Records from a dataset
[Start of section]
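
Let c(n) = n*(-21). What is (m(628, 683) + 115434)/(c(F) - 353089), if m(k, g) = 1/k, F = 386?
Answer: -72492553/226830460 ≈ -0.31959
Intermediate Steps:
c(n) = -21*n
(m(628, 683) + 115434)/(c(F) - 353089) = (1/628 + 115434)/(-21*386 - 353089) = (1/628 + 115434)/(-8106 - 353089) = (72492553/628)/(-361195) = (72492553/628)*(-1/361195) = -72492553/226830460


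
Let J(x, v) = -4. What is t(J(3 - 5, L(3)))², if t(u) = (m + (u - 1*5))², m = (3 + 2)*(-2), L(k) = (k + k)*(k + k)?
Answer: 130321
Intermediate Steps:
L(k) = 4*k² (L(k) = (2*k)*(2*k) = 4*k²)
m = -10 (m = 5*(-2) = -10)
t(u) = (-15 + u)² (t(u) = (-10 + (u - 1*5))² = (-10 + (u - 5))² = (-10 + (-5 + u))² = (-15 + u)²)
t(J(3 - 5, L(3)))² = ((-15 - 4)²)² = ((-19)²)² = 361² = 130321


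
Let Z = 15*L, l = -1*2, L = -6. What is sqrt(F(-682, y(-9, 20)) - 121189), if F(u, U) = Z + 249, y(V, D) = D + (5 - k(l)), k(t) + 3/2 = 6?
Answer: 7*I*sqrt(2470) ≈ 347.89*I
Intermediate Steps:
l = -2
k(t) = 9/2 (k(t) = -3/2 + 6 = 9/2)
Z = -90 (Z = 15*(-6) = -90)
y(V, D) = 1/2 + D (y(V, D) = D + (5 - 1*9/2) = D + (5 - 9/2) = D + 1/2 = 1/2 + D)
F(u, U) = 159 (F(u, U) = -90 + 249 = 159)
sqrt(F(-682, y(-9, 20)) - 121189) = sqrt(159 - 121189) = sqrt(-121030) = 7*I*sqrt(2470)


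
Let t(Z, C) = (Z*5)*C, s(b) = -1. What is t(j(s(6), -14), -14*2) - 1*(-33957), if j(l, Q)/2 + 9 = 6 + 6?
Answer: 33117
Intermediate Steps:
j(l, Q) = 6 (j(l, Q) = -18 + 2*(6 + 6) = -18 + 2*12 = -18 + 24 = 6)
t(Z, C) = 5*C*Z (t(Z, C) = (5*Z)*C = 5*C*Z)
t(j(s(6), -14), -14*2) - 1*(-33957) = 5*(-14*2)*6 - 1*(-33957) = 5*(-28)*6 + 33957 = -840 + 33957 = 33117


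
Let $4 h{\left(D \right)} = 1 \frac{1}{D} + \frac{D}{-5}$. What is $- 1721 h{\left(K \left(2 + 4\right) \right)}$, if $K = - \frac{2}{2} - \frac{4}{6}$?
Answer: $- \frac{32699}{40} \approx -817.47$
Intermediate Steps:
$K = - \frac{5}{3}$ ($K = \left(-2\right) \frac{1}{2} - \frac{2}{3} = -1 - \frac{2}{3} = - \frac{5}{3} \approx -1.6667$)
$h{\left(D \right)} = - \frac{D}{20} + \frac{1}{4 D}$ ($h{\left(D \right)} = \frac{1 \frac{1}{D} + \frac{D}{-5}}{4} = \frac{\frac{1}{D} + D \left(- \frac{1}{5}\right)}{4} = \frac{\frac{1}{D} - \frac{D}{5}}{4} = - \frac{D}{20} + \frac{1}{4 D}$)
$- 1721 h{\left(K \left(2 + 4\right) \right)} = - 1721 \frac{5 - \left(- \frac{5 \left(2 + 4\right)}{3}\right)^{2}}{20 \left(- \frac{5 \left(2 + 4\right)}{3}\right)} = - 1721 \frac{5 - \left(\left(- \frac{5}{3}\right) 6\right)^{2}}{20 \left(\left(- \frac{5}{3}\right) 6\right)} = - 1721 \frac{5 - \left(-10\right)^{2}}{20 \left(-10\right)} = - 1721 \cdot \frac{1}{20} \left(- \frac{1}{10}\right) \left(5 - 100\right) = - 1721 \cdot \frac{1}{20} \left(- \frac{1}{10}\right) \left(-95\right) = \left(-1721\right) \frac{19}{40} = - \frac{32699}{40}$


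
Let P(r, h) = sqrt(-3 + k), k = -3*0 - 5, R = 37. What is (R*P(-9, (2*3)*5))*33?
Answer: 2442*I*sqrt(2) ≈ 3453.5*I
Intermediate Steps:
k = -5 (k = 0 - 5 = -5)
P(r, h) = 2*I*sqrt(2) (P(r, h) = sqrt(-3 - 5) = sqrt(-8) = 2*I*sqrt(2))
(R*P(-9, (2*3)*5))*33 = (37*(2*I*sqrt(2)))*33 = (74*I*sqrt(2))*33 = 2442*I*sqrt(2)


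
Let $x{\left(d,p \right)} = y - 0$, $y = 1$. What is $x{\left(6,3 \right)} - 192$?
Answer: $-191$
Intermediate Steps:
$x{\left(d,p \right)} = 1$ ($x{\left(d,p \right)} = 1 - 0 = 1 + 0 = 1$)
$x{\left(6,3 \right)} - 192 = 1 - 192 = -191$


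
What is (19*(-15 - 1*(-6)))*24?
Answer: -4104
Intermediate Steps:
(19*(-15 - 1*(-6)))*24 = (19*(-15 + 6))*24 = (19*(-9))*24 = -171*24 = -4104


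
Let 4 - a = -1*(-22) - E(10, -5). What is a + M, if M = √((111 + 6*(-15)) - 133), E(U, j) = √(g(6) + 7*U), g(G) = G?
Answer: -18 + 2*√19 + 4*I*√7 ≈ -9.2822 + 10.583*I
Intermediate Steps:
E(U, j) = √(6 + 7*U)
a = -18 + 2*√19 (a = 4 - (-1*(-22) - √(6 + 7*10)) = 4 - (22 - √(6 + 70)) = 4 - (22 - √76) = 4 - (22 - 2*√19) = 4 + (-22 + 2*√19) = -18 + 2*√19 ≈ -9.2822)
M = 4*I*√7 (M = √((111 - 90) - 133) = √(21 - 133) = √(-112) = 4*I*√7 ≈ 10.583*I)
a + M = (-18 + 2*√19) + 4*I*√7 = -18 + 2*√19 + 4*I*√7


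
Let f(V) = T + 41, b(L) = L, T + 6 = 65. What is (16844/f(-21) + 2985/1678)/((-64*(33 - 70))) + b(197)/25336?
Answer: 25060731461/314602179200 ≈ 0.079659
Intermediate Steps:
T = 59 (T = -6 + 65 = 59)
f(V) = 100 (f(V) = 59 + 41 = 100)
(16844/f(-21) + 2985/1678)/((-64*(33 - 70))) + b(197)/25336 = (16844/100 + 2985/1678)/((-64*(33 - 70))) + 197/25336 = (16844*(1/100) + 2985*(1/1678))/((-64*(-37))) + 197*(1/25336) = (4211/25 + 2985/1678)/2368 + 197/25336 = (7140683/41950)*(1/2368) + 197/25336 = 7140683/99337600 + 197/25336 = 25060731461/314602179200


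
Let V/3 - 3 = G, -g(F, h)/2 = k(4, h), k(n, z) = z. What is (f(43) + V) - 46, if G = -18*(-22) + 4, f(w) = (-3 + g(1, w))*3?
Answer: 896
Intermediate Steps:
g(F, h) = -2*h
f(w) = -9 - 6*w (f(w) = (-3 - 2*w)*3 = -9 - 6*w)
G = 400 (G = 396 + 4 = 400)
V = 1209 (V = 9 + 3*400 = 9 + 1200 = 1209)
(f(43) + V) - 46 = ((-9 - 6*43) + 1209) - 46 = ((-9 - 258) + 1209) - 46 = (-267 + 1209) - 46 = 942 - 46 = 896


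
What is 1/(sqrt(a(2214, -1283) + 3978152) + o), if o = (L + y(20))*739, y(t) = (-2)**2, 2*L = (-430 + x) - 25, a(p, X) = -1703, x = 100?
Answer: -512866/65741977693 - 4*sqrt(3976449)/65741977693 ≈ -7.9225e-6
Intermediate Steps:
L = -355/2 (L = ((-430 + 100) - 25)/2 = (-330 - 25)/2 = (1/2)*(-355) = -355/2 ≈ -177.50)
y(t) = 4
o = -256433/2 (o = (-355/2 + 4)*739 = -347/2*739 = -256433/2 ≈ -1.2822e+5)
1/(sqrt(a(2214, -1283) + 3978152) + o) = 1/(sqrt(-1703 + 3978152) - 256433/2) = 1/(sqrt(3976449) - 256433/2) = 1/(-256433/2 + sqrt(3976449))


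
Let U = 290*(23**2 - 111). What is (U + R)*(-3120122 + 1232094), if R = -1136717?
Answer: 1917286769916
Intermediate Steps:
U = 121220 (U = 290*(529 - 111) = 290*418 = 121220)
(U + R)*(-3120122 + 1232094) = (121220 - 1136717)*(-3120122 + 1232094) = -1015497*(-1888028) = 1917286769916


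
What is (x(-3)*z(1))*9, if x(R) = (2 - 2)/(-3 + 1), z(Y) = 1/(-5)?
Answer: 0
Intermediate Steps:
z(Y) = -⅕
x(R) = 0 (x(R) = 0/(-2) = 0*(-½) = 0)
(x(-3)*z(1))*9 = (0*(-⅕))*9 = 0*9 = 0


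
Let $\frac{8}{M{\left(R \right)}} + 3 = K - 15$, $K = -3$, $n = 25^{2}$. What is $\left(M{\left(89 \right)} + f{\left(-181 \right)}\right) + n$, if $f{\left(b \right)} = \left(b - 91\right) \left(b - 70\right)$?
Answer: $\frac{1446829}{21} \approx 68897.0$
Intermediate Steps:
$n = 625$
$f{\left(b \right)} = \left(-91 + b\right) \left(-70 + b\right)$
$M{\left(R \right)} = - \frac{8}{21}$ ($M{\left(R \right)} = \frac{8}{-3 - 18} = \frac{8}{-21} = 8 \left(- \frac{1}{21}\right) = - \frac{8}{21}$)
$\left(M{\left(89 \right)} + f{\left(-181 \right)}\right) + n = \left(- \frac{8}{21} + \left(6370 + \left(-181\right)^{2} - -29141\right)\right) + 625 = \left(- \frac{8}{21} + \left(6370 + 32761 + 29141\right)\right) + 625 = \left(- \frac{8}{21} + 68272\right) + 625 = \frac{1433704}{21} + 625 = \frac{1446829}{21}$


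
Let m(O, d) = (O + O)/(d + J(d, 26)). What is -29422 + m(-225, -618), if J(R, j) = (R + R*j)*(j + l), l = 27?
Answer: -4339627237/147496 ≈ -29422.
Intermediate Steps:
J(R, j) = (27 + j)*(R + R*j) (J(R, j) = (R + R*j)*(j + 27) = (R + R*j)*(27 + j) = (27 + j)*(R + R*j))
m(O, d) = O/(716*d) (m(O, d) = (O + O)/(d + d*(27 + 26**2 + 28*26)) = (2*O)/(d + d*(27 + 676 + 728)) = (2*O)/(d + d*1431) = (2*O)/(d + 1431*d) = (2*O)/((1432*d)) = (2*O)*(1/(1432*d)) = O/(716*d))
-29422 + m(-225, -618) = -29422 + (1/716)*(-225)/(-618) = -29422 + (1/716)*(-225)*(-1/618) = -29422 + 75/147496 = -4339627237/147496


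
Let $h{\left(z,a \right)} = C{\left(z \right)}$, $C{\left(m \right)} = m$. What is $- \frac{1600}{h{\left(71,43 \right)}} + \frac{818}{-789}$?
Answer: $- \frac{1320478}{56019} \approx -23.572$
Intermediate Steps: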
[End of section]
_What is being asked_
From the data above, output only the lines between the line containing "Answer: -512866/65741977693 - 4*sqrt(3976449)/65741977693" and the line containing "Answer: 1917286769916", inclusive, exactly as written.

_Expected answer_
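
Answer: -512866/65741977693 - 4*sqrt(3976449)/65741977693 ≈ -7.9225e-6
Intermediate Steps:
L = -355/2 (L = ((-430 + 100) - 25)/2 = (-330 - 25)/2 = (1/2)*(-355) = -355/2 ≈ -177.50)
y(t) = 4
o = -256433/2 (o = (-355/2 + 4)*739 = -347/2*739 = -256433/2 ≈ -1.2822e+5)
1/(sqrt(a(2214, -1283) + 3978152) + o) = 1/(sqrt(-1703 + 3978152) - 256433/2) = 1/(sqrt(3976449) - 256433/2) = 1/(-256433/2 + sqrt(3976449))


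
Let U = 290*(23**2 - 111). What is (U + R)*(-3120122 + 1232094), if R = -1136717?
Answer: 1917286769916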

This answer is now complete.